(YOUR INSTRUCTIONS):
Search the entries below for the string "Constraint" and copy the lines that hold it.

[Collected data]
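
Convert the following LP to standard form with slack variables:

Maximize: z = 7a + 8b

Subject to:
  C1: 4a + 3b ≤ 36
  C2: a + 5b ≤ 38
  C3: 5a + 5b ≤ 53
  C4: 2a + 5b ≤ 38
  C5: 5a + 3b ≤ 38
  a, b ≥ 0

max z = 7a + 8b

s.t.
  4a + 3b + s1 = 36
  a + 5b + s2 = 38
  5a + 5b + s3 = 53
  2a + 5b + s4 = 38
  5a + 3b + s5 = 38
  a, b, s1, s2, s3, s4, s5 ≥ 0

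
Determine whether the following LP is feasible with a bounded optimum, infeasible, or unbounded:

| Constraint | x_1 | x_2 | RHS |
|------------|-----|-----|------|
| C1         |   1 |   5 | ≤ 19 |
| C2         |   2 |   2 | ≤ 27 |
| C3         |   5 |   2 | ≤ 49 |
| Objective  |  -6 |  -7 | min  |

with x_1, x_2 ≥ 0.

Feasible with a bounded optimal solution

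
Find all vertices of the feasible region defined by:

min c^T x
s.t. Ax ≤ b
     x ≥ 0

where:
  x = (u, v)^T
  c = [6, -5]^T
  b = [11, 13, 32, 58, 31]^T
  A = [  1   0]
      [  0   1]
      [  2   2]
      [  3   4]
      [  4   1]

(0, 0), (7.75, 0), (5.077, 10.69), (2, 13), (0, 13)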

...

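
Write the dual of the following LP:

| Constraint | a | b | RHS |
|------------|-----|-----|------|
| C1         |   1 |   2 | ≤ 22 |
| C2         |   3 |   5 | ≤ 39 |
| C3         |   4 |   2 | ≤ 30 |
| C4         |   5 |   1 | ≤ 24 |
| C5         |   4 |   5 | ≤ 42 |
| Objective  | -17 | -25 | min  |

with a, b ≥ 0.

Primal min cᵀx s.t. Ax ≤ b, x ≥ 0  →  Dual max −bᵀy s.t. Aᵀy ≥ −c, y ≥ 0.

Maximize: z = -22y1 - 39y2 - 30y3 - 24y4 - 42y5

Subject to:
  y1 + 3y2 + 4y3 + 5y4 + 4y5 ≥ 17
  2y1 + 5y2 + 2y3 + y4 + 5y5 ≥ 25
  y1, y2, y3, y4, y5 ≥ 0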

(RESPONSE FOR THIS EXERCISE):
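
| Constraint | x_1 | x_2 | RHS |
| Constraint | a | b | RHS |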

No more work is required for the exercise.